Work item: Repeat exactly the lines of the entries below from the one with "Average code length L" through the one with "Apply LZ78 encoding to: 'babababbba'", both ends included, and nothing else.

Collected data:

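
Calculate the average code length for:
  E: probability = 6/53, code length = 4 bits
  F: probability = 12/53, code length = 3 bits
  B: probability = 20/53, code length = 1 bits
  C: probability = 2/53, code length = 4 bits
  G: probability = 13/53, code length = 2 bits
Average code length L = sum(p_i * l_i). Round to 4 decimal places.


Weighted contributions p_i * l_i:
  E: (6/53) * 4 = 24/53
  F: (12/53) * 3 = 36/53
  B: (20/53) * 1 = 20/53
  C: (2/53) * 4 = 8/53
  G: (13/53) * 2 = 26/53
Sum = (24 + 36 + 20 + 8 + 26)/53 = 114/53

L = 114/53 = 2.1509 bits/symbol


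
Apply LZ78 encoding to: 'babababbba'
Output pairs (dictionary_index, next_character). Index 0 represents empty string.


LZ78 encoding steps:
Dictionary: {0: ''}
Step 1: w='' (idx 0), next='b' -> output (0, 'b'), add 'b' as idx 1
Step 2: w='' (idx 0), next='a' -> output (0, 'a'), add 'a' as idx 2
Step 3: w='b' (idx 1), next='a' -> output (1, 'a'), add 'ba' as idx 3
Step 4: w='ba' (idx 3), next='b' -> output (3, 'b'), add 'bab' as idx 4
Step 5: w='b' (idx 1), next='b' -> output (1, 'b'), add 'bb' as idx 5
Step 6: w='a' (idx 2), end of input -> output (2, '')


Encoded: [(0, 'b'), (0, 'a'), (1, 'a'), (3, 'b'), (1, 'b'), (2, '')]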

Exercise result:
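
Average code length L = sum(p_i * l_i). Round to 4 decimal places.


Weighted contributions p_i * l_i:
  E: (6/53) * 4 = 24/53
  F: (12/53) * 3 = 36/53
  B: (20/53) * 1 = 20/53
  C: (2/53) * 4 = 8/53
  G: (13/53) * 2 = 26/53
Sum = (24 + 36 + 20 + 8 + 26)/53 = 114/53

L = 114/53 = 2.1509 bits/symbol


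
Apply LZ78 encoding to: 'babababbba'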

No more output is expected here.